> MATERIALS PROVIDED
•••••
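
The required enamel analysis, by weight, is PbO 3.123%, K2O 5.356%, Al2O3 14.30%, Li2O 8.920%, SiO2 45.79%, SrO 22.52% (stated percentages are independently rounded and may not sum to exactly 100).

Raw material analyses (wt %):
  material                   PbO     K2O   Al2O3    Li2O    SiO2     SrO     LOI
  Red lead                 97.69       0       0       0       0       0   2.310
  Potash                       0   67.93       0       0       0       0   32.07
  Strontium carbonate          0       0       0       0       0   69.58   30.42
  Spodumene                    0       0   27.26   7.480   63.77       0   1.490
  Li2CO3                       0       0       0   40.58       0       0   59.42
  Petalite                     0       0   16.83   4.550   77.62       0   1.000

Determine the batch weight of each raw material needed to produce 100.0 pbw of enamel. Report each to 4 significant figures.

Batch per 100.0 pbw enamel:
  Red lead: 3.197 pbw
  Potash: 7.885 pbw
  Strontium carbonate: 32.37 pbw
  Spodumene: 32.54 pbw
  Li2CO3: 12.37 pbw
  Petalite: 32.26 pbw
Total batch = 120.6 pbw; LOI loss = 20.61 pbw; yield = 82.92%

The intermediate values appear rounded to four significant figures when written out. Full float precision is maintained in all steps — exactly one rounding is applied to each reported value. All derived quantities, including totals, the six compositions, ignition loss, yield, glass mass, are computed from the batch weights per 100.0 pbw of glass in full precision, as they appear in problem or answer.
Oxide mass targets, per 100.0 pbw enamel:
  PbO: 3.123% × 100.0 = 3.123 pbw
  K2O: 5.356% × 100.0 = 5.356 pbw
  Al2O3: 14.30% × 100.0 = 14.30 pbw
  Li2O: 8.920% × 100.0 = 8.920 pbw
  SiO2: 45.79% × 100.0 = 45.79 pbw
  SrO: 22.52% × 100.0 = 22.52 pbw
Checking each oxide sum per the reported batch figures, against the basis in use (every target is met by its sum given rounding of the digits):
  PbO: 3.197·0.9769 = 3.123 pbw (target 3.123 pbw)
  K2O: 7.885·0.6793 = 5.356 pbw (target 5.356 pbw)
  Al2O3: 32.54·0.2726 + 32.26·0.1683 = 14.30 pbw (target 14.30 pbw)
  Li2O: 32.54·0.07480 + 12.37·0.4058 + 32.26·0.04550 = 8.922 pbw (target 8.920 pbw)
  SiO2: 32.54·0.6377 + 32.26·0.7762 = 45.79 pbw (target 45.79 pbw)
  SrO: 32.37·0.6958 = 22.52 pbw (target 22.52 pbw)
Consistency of the glass mass: total batch − LOI = 100.0 pbw (the Σ of target masses is 100.0 pbw; basis as stated: 100.0 pbw — a pure rounding effect).
Batch total: Σ batch = 120.6 pbw; LOI removed, Σ of batch·LOI: 20.61 pbw; yield, glass over the total, = 82.92%.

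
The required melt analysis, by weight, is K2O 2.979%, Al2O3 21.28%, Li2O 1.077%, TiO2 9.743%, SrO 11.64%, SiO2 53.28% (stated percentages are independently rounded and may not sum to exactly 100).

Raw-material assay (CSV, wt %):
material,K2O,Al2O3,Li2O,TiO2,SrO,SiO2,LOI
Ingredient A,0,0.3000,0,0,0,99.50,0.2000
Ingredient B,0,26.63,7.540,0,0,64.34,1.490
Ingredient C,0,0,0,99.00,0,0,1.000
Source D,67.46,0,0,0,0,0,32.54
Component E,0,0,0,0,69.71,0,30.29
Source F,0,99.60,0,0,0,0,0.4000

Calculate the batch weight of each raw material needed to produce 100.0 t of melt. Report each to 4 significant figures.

Working values are shown (rounded to four significant digits) in the working — all internal work carries full precision at every stage; a single rounding completes every reported result. The derived quantities, which include six oxide percentages, glass mass, LOI, totals, yield, are computed in full precision, as they appear in problem or answer, using the weight values on 100.0 t of glass.
Oxide mass targets, per 100.0 t melt:
  K2O: 2.979% × 100.0 = 2.979 t
  Al2O3: 21.28% × 100.0 = 21.28 t
  Li2O: 1.077% × 100.0 = 1.077 t
  TiO2: 9.743% × 100.0 = 9.743 t
  SrO: 11.64% × 100.0 = 11.64 t
  SiO2: 53.28% × 100.0 = 53.28 t
Checking each oxide sum using the reported weights, for the quoted basis mass (summed amounts equal target values inside rounding margins):
  K2O: 4.416·0.6746 = 2.979 t (target 2.979 t)
  Al2O3: 44.31·0.003000 + 14.28·0.2663 + 17.41·0.9960 = 21.28 t (target 21.28 t)
  Li2O: 14.28·0.07540 = 1.077 t (target 1.077 t)
  TiO2: 9.841·0.9900 = 9.743 t (target 9.743 t)
  SrO: 16.70·0.6971 = 11.64 t (target 11.64 t)
  SiO2: 44.31·0.9950 + 14.28·0.6434 = 53.28 t (target 53.28 t)
Mass balance on the glass: batch total minus LOI = 99.99 t (oxide target masses add up to 100.0 t; with the basis standing at 100.0 t — deltas are rounding alone).
Summing the batch: Σ batch = 107.0 t; ignition loss, Σ(batch × LOI) = 6.965 t; as yield: glass ÷ batch → 93.49%.

Batch per 100.0 t melt:
  Ingredient A: 44.31 t
  Ingredient B: 14.28 t
  Ingredient C: 9.841 t
  Source D: 4.416 t
  Component E: 16.70 t
  Source F: 17.41 t
Total batch = 107.0 t; LOI loss = 6.965 t; yield = 93.49%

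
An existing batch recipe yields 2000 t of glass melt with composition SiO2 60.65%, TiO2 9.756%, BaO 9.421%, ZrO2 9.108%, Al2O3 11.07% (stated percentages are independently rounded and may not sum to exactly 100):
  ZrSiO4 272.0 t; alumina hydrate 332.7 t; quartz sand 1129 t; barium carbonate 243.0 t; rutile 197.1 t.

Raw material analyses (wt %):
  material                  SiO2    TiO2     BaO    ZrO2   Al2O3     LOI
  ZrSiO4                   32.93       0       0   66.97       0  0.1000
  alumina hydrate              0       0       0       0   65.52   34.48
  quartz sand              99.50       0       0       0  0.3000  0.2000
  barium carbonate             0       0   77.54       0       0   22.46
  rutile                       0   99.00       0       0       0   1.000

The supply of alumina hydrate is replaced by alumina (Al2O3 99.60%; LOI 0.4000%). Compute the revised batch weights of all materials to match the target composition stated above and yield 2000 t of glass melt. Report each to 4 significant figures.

Revised batch per 2000 t glass melt:
  ZrSiO4: 272.0 t
  alumina: 218.9 t
  quartz sand: 1129 t
  barium carbonate: 243.0 t
  rutile: 197.1 t
Total batch = 2060 t; LOI loss = 59.95 t

Intermediates are displayed (rounded to four significant figures) on the page — the working math maintains full float precision through every step — every reported number takes just one rounding; the derived quantities (glass mass, the totals, the yield, LOI, the five compositions) are carried at exact precision from the batch weights on 2000 t of glass, as given in question or answer.
The oxide mass targets at 2000 t glass melt:
  SiO2: 60.65% × 2000 = 1213 t
  TiO2: 9.756% × 2000 = 195.1 t
  BaO: 9.421% × 2000 = 188.4 t
  ZrO2: 9.108% × 2000 = 182.2 t
  Al2O3: 11.07% × 2000 = 221.4 t
Mass-balance tally per oxide with the batch weights as given, relative to the basis at hand (delivered sums recover each target within answer rounding):
  SiO2: 272.0·0.3293 + 1129·0.9950 = 1213 t (target 1213 t)
  TiO2: 197.1·0.9900 = 195.1 t (target 195.1 t)
  BaO: 243.0·0.7754 = 188.4 t (target 188.4 t)
  ZrO2: 272.0·0.6697 = 182.2 t (target 182.2 t)
  Al2O3: 218.9·0.9960 + 1129·0.003000 = 221.4 t (target 221.4 t)
Auditing the glass mass value: batch Σ − ignition loss = 2000 t (the Σ of target masses is 2000 t; basis as stated: 2000 t — a pure rounding effect).
Batch total: Σ batch = 2060 t; loss to ignition Σ batch·LOI = 59.95 t; the yield ratio, glass ÷ batch: 97.09%.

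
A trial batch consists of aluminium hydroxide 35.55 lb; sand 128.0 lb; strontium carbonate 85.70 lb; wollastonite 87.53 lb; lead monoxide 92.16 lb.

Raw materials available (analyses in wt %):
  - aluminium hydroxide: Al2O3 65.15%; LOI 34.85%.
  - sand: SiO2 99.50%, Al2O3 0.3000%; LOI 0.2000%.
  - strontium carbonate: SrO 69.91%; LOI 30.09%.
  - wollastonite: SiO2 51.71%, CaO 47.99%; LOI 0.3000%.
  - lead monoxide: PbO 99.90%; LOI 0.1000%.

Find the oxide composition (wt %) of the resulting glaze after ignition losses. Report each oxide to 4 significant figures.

All arithmetic holds full float precision all the way through — intermediates are rounded off to 4 significant digits when displayed — every reported number is rounded a single time; all derived quantities, including glass mass, ignition loss, five oxide percentages, the yield, totals, are carried starting from the weights per 390.2 lb of glass at full float precision, as they appear in the problem or the answer.
Oxide masses out of the charge:
  SrO: 85.70·0.6991 = 59.91 lb
  SiO2: 128.0·0.9950 + 87.53·0.5171 = 172.6 lb
  PbO: 92.16·0.9990 = 92.07 lb
  Al2O3: 35.55·0.6515 + 128.0·0.003000 = 23.54 lb
  CaO: 87.53·0.4799 = 42.01 lb
LOI: 35.55·0.3485 + 128.0·0.002000 + 85.70·0.3009 + 87.53·0.003000 + 92.16·0.001000 = 38.79 lb
Resulting glass, batch − LOI: 428.9 − 38.79 = 390.2 lb (consistent with Σ oxide mass)
wt % = 100 × oxide mass / glass mass

Glass mass = 390.2 lb (batch 428.9 − LOI 38.79).
Composition: SrO 15.36%, SiO2 44.24%, PbO 23.60%, Al2O3 6.035%, CaO 10.77%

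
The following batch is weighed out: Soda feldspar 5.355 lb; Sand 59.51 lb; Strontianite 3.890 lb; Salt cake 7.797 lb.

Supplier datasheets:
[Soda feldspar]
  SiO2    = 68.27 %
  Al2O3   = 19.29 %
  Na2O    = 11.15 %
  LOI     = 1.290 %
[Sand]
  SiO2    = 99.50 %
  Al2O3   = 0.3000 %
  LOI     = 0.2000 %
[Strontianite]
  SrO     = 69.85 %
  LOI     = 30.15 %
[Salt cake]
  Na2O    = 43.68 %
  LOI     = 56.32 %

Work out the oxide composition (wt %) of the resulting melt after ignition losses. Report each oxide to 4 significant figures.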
•••••
> GOAL OF THE EXERCISE
For the lines from the one containing "[Soda feldspar]" through the end of the listing above, output each exactly and leave out the rest.

> OUTPUT FOR THIS EXERCISE
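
[Soda feldspar]
  SiO2    = 68.27 %
  Al2O3   = 19.29 %
  Na2O    = 11.15 %
  LOI     = 1.290 %
[Sand]
  SiO2    = 99.50 %
  Al2O3   = 0.3000 %
  LOI     = 0.2000 %
[Strontianite]
  SrO     = 69.85 %
  LOI     = 30.15 %
[Salt cake]
  Na2O    = 43.68 %
  LOI     = 56.32 %

Work out the oxide composition (wt %) of the resulting melt after ignition losses. Report each oxide to 4 significant figures.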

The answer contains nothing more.